*** Opening Data for this task ***

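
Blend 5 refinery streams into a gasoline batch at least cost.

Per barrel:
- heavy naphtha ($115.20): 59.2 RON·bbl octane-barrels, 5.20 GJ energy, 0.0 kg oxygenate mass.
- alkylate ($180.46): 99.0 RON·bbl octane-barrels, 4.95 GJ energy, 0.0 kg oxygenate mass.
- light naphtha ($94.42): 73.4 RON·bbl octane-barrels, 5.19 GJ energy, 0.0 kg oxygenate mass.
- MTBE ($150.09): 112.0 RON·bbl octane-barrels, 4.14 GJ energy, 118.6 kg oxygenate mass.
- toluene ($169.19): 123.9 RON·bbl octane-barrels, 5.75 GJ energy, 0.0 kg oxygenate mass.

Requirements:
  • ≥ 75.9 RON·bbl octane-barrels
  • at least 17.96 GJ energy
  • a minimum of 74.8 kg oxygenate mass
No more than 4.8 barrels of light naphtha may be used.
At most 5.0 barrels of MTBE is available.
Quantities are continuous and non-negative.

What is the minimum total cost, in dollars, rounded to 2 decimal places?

This is a linear program. Let x1 = barrels of heavy naphtha, x2 = barrels of alkylate, x3 = barrels of light naphtha, x4 = barrels of MTBE, x5 = barrels of toluene.
Minimise 115.2x1 + 180.46x2 + 94.42x3 + 150.09x4 + 169.19x5 subject to:
  59.2x1 + 99x2 + 73.4x3 + 112x4 + 123.9x5 ≥ 75.9   (octane-barrels)
  5.2x1 + 4.95x2 + 5.19x3 + 4.14x4 + 5.75x5 ≥ 17.96   (energy)
  118.6x4 ≥ 74.8   (oxygenate mass)
  x3 ≤ 4.8
  x4 ≤ 5
  x1, x2, x3, x4, x5 ≥ 0.
The minimum-cost mix takes nothing from heavy naphtha, alkylate, toluene — only light naphtha, MTBE. There the energy and oxygenate mass constraints are tight.
That vertex is x3 = 2.9574, x4 = 0.63069.
Cost = 94.42·2.9574 + 150.09·0.63069 = 373.8980.

$373.90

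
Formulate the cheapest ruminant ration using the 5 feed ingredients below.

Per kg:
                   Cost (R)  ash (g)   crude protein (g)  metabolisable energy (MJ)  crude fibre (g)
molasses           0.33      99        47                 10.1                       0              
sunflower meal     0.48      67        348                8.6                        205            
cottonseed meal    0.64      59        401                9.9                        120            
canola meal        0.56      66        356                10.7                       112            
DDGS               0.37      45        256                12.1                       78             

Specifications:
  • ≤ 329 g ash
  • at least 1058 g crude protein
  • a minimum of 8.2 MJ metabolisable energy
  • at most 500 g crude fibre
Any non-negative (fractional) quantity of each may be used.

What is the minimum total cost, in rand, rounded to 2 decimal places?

R1.49

Set it up as a linear program. Let x1 = kg of molasses, x2 = kg of sunflower meal, x3 = kg of cottonseed meal, x4 = kg of canola meal, x5 = kg of DDGS.
Minimise 0.33x1 + 0.48x2 + 0.64x3 + 0.56x4 + 0.37x5 subject to:
  99x1 + 67x2 + 59x3 + 66x4 + 45x5 ≤ 329   (ash)
  47x1 + 348x2 + 401x3 + 356x4 + 256x5 ≥ 1058   (crude protein)
  10.1x1 + 8.6x2 + 9.9x3 + 10.7x4 + 12.1x5 ≥ 8.2   (metabolisable energy)
  205x2 + 120x3 + 112x4 + 78x5 ≤ 500   (crude fibre)
  x1, x2, x3, x4, x5 ≥ 0.
At the optimum only sunflower meal, DDGS are positive (molasses, cottonseed meal, canola meal = 0). Binding constraints: crude protein and crude fibre.
So sunflower meal = 1.795 kg, DDGS = 1.693 kg.
Objective = 0.48·1.795 + 0.37·1.693 = 1.4880.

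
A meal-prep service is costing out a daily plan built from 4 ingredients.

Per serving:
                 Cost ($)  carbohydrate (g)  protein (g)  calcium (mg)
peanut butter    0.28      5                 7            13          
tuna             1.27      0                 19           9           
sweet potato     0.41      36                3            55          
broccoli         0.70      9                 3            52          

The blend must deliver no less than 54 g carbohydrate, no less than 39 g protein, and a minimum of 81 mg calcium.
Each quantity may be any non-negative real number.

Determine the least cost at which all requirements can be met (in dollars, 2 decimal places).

$1.78

Treat it as an LP. Let x1 = servings of peanut butter, x2 = servings of tuna, x3 = servings of sweet potato, x4 = servings of broccoli.
Minimise 0.28x1 + 1.27x2 + 0.41x3 + 0.7x4 s.t.:
  5x1 + 36x3 + 9x4 ≥ 54   (carbohydrate)
  7x1 + 19x2 + 3x3 + 3x4 ≥ 39   (protein)
  13x1 + 9x2 + 55x3 + 52x4 ≥ 81   (calcium)
  x1, x2, x3, x4 ≥ 0.
The minimum-cost mix takes nothing from tuna, broccoli — only peanut butter, sweet potato. The carbohydrate and protein requirements are met with equality.
So peanut butter = 5.241 servings, sweet potato = 0.7722 servings.
Hence cost = 0.28·5.241 + 0.41·0.7722 = $1.7841.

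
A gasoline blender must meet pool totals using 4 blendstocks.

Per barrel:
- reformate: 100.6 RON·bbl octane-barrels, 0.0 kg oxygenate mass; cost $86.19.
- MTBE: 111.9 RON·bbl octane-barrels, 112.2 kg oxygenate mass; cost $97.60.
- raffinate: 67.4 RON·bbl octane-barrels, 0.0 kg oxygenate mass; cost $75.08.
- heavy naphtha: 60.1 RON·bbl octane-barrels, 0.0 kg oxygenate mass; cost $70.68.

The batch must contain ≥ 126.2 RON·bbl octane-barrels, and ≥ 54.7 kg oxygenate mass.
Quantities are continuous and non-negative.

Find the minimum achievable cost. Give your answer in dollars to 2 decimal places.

$108.97

Let x1 = barrels of reformate, x2 = barrels of MTBE, x3 = barrels of raffinate, x4 = barrels of heavy naphtha.
Minimize 86.19x1 + 97.6x2 + 75.08x3 + 70.68x4 s.t.:
  100.6x1 + 111.9x2 + 67.4x3 + 60.1x4 ≥ 126.2   (octane-barrels)
  112.2x2 ≥ 54.7   (oxygenate mass)
  x1, x2, x3, x4 ≥ 0.
The minimum-cost mix takes nothing from raffinate, heavy naphtha — only reformate, MTBE. There the octane-barrels and oxygenate mass constraints are tight.
That vertex is x1 = 0.71219, x2 = 0.48752.
Objective = 86.19·0.71219 + 97.6·0.48752 = 108.9656.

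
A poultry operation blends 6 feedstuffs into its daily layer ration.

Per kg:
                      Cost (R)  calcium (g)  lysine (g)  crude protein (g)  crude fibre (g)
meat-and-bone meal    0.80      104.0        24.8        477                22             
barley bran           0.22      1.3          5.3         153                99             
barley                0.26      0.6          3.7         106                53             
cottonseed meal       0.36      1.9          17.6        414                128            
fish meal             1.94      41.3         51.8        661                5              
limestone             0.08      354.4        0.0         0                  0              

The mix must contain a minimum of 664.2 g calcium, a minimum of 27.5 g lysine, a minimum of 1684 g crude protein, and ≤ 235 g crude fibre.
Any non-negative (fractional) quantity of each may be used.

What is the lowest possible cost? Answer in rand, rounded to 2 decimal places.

R2.44

Let x1 = kg of meat-and-bone meal, x2 = kg of barley bran, x3 = kg of barley, x4 = kg of cottonseed meal, x5 = kg of fish meal, x6 = kg of limestone.
Minimize 0.8x1 + 0.22x2 + 0.26x3 + 0.36x4 + 1.94x5 + 0.08x6 subject to:
  104x1 + 1.3x2 + 0.6x3 + 1.9x4 + 41.3x5 + 354.4x6 ≥ 664.2   (calcium)
  24.8x1 + 5.3x2 + 3.7x3 + 17.6x4 + 51.8x5 ≥ 27.5   (lysine)
  477x1 + 153x2 + 106x3 + 414x4 + 661x5 ≥ 1684   (crude protein)
  22x1 + 99x2 + 53x3 + 128x4 + 5x5 ≤ 235   (crude fibre)
  x1, x2, x3, x4, x5, x6 ≥ 0.
The minimum-cost mix takes nothing from barley bran, barley, fish meal — only meat-and-bone meal, cottonseed meal, limestone. There the calcium, crude protein, crude fibre constraints are tight.
So meat-and-bone meal = 2.277 kg, cottonseed meal = 1.445 kg, limestone = 1.198 kg.
Hence cost = 0.8·2.277 + 0.36·1.445 + 0.08·1.198 = R2.4376.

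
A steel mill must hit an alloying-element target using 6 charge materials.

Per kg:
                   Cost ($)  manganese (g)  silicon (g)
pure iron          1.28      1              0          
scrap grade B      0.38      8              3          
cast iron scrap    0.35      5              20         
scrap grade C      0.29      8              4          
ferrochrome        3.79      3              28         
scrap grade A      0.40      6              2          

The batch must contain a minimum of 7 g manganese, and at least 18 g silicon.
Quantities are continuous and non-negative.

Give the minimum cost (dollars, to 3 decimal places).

$0.394

Treat it as an LP. Let x1 = kg of pure iron, x2 = kg of scrap grade B, x3 = kg of cast iron scrap, x4 = kg of scrap grade C, x5 = kg of ferrochrome, x6 = kg of scrap grade A.
Minimize 1.28x1 + 0.38x2 + 0.35x3 + 0.29x4 + 3.79x5 + 0.4x6 with:
  1x1 + 8x2 + 5x3 + 8x4 + 3x5 + 6x6 ≥ 7   (manganese)
  3x2 + 20x3 + 4x4 + 28x5 + 2x6 ≥ 18   (silicon)
  x1, x2, x3, x4, x5, x6 ≥ 0.
At the optimum only cast iron scrap, scrap grade C are positive (pure iron, scrap grade B, ferrochrome, scrap grade A = 0). Binding constraints: manganese and silicon.
Optimal quantities: cast iron scrap = 0.8286 kg, scrap grade C = 0.3571 kg.
Objective = 0.35·0.8286 + 0.29·0.3571 = 0.39357.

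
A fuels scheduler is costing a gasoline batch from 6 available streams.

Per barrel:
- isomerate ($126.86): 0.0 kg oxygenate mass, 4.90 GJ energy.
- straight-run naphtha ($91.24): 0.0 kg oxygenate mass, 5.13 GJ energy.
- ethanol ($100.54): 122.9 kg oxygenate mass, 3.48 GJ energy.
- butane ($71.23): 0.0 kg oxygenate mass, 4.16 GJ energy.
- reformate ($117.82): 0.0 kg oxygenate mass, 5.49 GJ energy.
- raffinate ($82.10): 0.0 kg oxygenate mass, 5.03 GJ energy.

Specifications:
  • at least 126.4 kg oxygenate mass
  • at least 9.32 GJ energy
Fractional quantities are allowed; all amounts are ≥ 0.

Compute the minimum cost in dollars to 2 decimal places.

Let x1 = barrels of isomerate, x2 = barrels of straight-run naphtha, x3 = barrels of ethanol, x4 = barrels of butane, x5 = barrels of reformate, x6 = barrels of raffinate.
Minimise 126.86x1 + 91.24x2 + 100.54x3 + 71.23x4 + 117.82x5 + 82.1x6 with:
  122.9x3 ≥ 126.4   (oxygenate mass)
  4.9x1 + 5.13x2 + 3.48x3 + 4.16x4 + 5.49x5 + 5.03x6 ≥ 9.32   (energy)
  x1, x2, x3, x4, x5, x6 ≥ 0.
The optimal basis is {ethanol, raffinate}; isomerate, straight-run naphtha, butane, reformate drop out. There the oxygenate mass and energy constraints are tight.
So ethanol = 1.0285 barrels, raffinate = 1.1413 barrels.
Hence cost = 100.54·1.0285 + 82.1·1.1413 = $197.1061.

$197.11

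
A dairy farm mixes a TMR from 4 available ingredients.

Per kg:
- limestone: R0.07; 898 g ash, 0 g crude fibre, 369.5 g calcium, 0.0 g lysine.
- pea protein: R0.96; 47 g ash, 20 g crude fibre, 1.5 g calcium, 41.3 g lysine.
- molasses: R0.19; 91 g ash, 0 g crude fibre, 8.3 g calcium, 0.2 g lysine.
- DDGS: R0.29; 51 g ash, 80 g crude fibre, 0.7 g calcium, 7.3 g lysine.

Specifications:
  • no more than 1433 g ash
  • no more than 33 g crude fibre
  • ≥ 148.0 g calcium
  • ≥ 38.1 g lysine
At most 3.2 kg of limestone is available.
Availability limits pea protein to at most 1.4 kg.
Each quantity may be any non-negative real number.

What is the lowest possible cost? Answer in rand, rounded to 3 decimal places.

R0.913

Treat it as an LP. Let x1 = kg of limestone, x2 = kg of pea protein, x3 = kg of molasses, x4 = kg of DDGS.
Minimize 0.07x1 + 0.96x2 + 0.19x3 + 0.29x4 s.t.:
  898x1 + 47x2 + 91x3 + 51x4 ≤ 1433   (ash)
  20x2 + 80x4 ≤ 33   (crude fibre)
  369.5x1 + 1.5x2 + 8.3x3 + 0.7x4 ≥ 148   (calcium)
  41.3x2 + 0.2x3 + 7.3x4 ≥ 38.1   (lysine)
  x1 ≤ 3.2
  x2 ≤ 1.4
  x1, x2, x3, x4 ≥ 0.
At the optimum only limestone, pea protein are positive (molasses, DDGS = 0). Binding constraints: calcium and lysine.
Optimal quantities: limestone = 0.3968 kg, pea protein = 0.9225 kg.
Total cost: 0.07·0.3968 + 0.96·0.9225 = 0.91338.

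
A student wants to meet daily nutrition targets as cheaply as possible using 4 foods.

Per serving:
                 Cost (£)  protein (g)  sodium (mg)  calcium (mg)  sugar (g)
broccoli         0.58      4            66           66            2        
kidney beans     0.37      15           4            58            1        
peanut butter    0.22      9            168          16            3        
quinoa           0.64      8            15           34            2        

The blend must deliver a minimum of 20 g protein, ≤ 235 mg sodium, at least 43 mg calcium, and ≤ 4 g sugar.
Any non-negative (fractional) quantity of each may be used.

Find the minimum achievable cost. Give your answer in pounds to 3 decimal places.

£0.491

Let x1 = servings of broccoli, x2 = servings of kidney beans, x3 = servings of peanut butter, x4 = servings of quinoa.
Minimize 0.58x1 + 0.37x2 + 0.22x3 + 0.64x4 with:
  4x1 + 15x2 + 9x3 + 8x4 ≥ 20   (protein)
  66x1 + 4x2 + 168x3 + 15x4 ≤ 235   (sodium)
  66x1 + 58x2 + 16x3 + 34x4 ≥ 43   (calcium)
  2x1 + 1x2 + 3x3 + 2x4 ≤ 4   (sugar)
  x1, x2, x3, x4 ≥ 0.
At the optimum only kidney beans, peanut butter are positive (broccoli, quinoa = 0). Binding constraints: protein and sugar.
Optimal quantities: kidney beans = 0.6667 servings, peanut butter = 1.111 servings.
Total cost: 0.37·0.6667 + 0.22·1.111 = 0.49110.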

*** Closing Data for this task ***

Exercise ▸
Report how many lines in the data include the string "contain", giving nothing but that number.

Response to this exercise ▸
3